PROBLEM TO SOLVE
Each line below from the one containing "Compare two sites." through the one containing "Let A be a site" is to be given again exactly, and no line outside that span.

Collected data entries
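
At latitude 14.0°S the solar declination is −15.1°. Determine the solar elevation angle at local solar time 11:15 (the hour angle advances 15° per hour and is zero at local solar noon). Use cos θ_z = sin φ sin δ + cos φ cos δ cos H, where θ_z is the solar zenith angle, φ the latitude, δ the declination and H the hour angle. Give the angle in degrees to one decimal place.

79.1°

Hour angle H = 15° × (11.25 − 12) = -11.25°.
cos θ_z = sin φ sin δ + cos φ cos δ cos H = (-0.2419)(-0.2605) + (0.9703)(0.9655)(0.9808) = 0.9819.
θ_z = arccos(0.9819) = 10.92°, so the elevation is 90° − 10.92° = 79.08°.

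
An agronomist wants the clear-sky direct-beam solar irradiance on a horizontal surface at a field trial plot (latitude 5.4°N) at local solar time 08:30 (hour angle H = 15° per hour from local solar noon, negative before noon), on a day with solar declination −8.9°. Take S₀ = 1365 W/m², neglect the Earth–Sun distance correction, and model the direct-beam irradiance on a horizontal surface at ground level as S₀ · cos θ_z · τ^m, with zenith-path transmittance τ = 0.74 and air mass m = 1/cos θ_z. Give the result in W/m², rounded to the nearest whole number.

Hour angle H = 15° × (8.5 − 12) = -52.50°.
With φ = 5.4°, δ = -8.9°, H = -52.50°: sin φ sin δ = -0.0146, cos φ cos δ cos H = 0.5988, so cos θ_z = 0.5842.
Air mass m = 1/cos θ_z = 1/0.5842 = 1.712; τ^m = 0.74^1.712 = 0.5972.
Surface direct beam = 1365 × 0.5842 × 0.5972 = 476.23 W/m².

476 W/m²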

--

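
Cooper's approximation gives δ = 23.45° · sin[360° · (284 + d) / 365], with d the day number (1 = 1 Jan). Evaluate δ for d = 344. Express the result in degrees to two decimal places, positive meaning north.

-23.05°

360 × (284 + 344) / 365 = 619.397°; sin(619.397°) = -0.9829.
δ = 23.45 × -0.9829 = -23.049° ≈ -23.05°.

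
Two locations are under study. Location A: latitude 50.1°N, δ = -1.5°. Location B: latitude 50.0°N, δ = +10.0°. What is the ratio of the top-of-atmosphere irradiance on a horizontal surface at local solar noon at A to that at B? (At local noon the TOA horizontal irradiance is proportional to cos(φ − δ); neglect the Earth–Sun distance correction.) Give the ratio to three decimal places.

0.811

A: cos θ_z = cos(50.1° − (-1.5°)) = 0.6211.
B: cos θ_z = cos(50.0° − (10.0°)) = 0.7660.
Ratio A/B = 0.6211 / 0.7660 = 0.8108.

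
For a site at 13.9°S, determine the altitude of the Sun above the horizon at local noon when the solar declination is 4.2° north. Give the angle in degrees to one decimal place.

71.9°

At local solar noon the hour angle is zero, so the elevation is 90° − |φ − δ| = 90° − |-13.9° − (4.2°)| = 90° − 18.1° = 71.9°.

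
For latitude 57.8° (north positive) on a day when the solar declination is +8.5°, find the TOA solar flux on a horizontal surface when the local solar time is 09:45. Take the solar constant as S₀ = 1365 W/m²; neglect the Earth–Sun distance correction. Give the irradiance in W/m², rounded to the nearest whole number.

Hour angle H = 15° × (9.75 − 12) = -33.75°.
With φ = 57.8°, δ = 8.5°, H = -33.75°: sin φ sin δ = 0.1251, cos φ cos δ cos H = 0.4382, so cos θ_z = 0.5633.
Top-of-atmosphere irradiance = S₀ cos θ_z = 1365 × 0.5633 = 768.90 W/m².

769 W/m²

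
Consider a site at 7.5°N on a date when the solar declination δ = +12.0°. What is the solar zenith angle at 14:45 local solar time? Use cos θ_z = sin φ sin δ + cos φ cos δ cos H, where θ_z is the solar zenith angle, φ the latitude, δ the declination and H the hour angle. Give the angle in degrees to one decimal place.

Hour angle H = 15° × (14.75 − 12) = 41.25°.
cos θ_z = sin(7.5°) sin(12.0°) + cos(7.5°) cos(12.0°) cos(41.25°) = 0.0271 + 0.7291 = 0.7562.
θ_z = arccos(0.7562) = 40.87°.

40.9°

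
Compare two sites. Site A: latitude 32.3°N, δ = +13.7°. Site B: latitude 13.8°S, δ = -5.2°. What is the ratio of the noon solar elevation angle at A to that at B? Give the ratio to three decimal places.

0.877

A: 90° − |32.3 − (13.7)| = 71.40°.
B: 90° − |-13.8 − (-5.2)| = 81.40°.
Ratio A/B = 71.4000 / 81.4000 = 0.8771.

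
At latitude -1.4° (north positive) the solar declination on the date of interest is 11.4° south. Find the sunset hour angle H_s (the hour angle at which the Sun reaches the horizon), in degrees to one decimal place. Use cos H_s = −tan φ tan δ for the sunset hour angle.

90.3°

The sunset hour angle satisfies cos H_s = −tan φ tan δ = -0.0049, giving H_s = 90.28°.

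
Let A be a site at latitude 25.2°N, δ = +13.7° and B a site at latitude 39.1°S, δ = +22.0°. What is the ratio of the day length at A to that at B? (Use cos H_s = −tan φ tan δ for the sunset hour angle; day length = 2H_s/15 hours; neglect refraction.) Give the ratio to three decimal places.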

RESULT BELOW
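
Compare two sites. Site A: latitude 32.3°N, δ = +13.7°. Site B: latitude 13.8°S, δ = -5.2°. What is the ratio of the noon solar elevation angle at A to that at B? Give the ratio to three decimal places.

0.877

A: 90° − |32.3 − (13.7)| = 71.40°.
B: 90° − |-13.8 − (-5.2)| = 81.40°.
Ratio A/B = 71.4000 / 81.4000 = 0.8771.

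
At latitude -1.4° (north positive) the solar declination on the date of interest is 11.4° south. Find the sunset hour angle H_s (the hour angle at which the Sun reaches the horizon), in degrees to one decimal place. Use cos H_s = −tan φ tan δ for the sunset hour angle.

90.3°

The sunset hour angle satisfies cos H_s = −tan φ tan δ = -0.0049, giving H_s = 90.28°.

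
Let A be a site at latitude 25.2°N, δ = +13.7° and B a site at latitude 39.1°S, δ = +22.0°. What is the ratio of the day length at A to that at B? (Use cos H_s = −tan φ tan δ for the sunset hour angle; day length = 2H_s/15 hours; neglect refraction.) Give the ratio to three decimal places.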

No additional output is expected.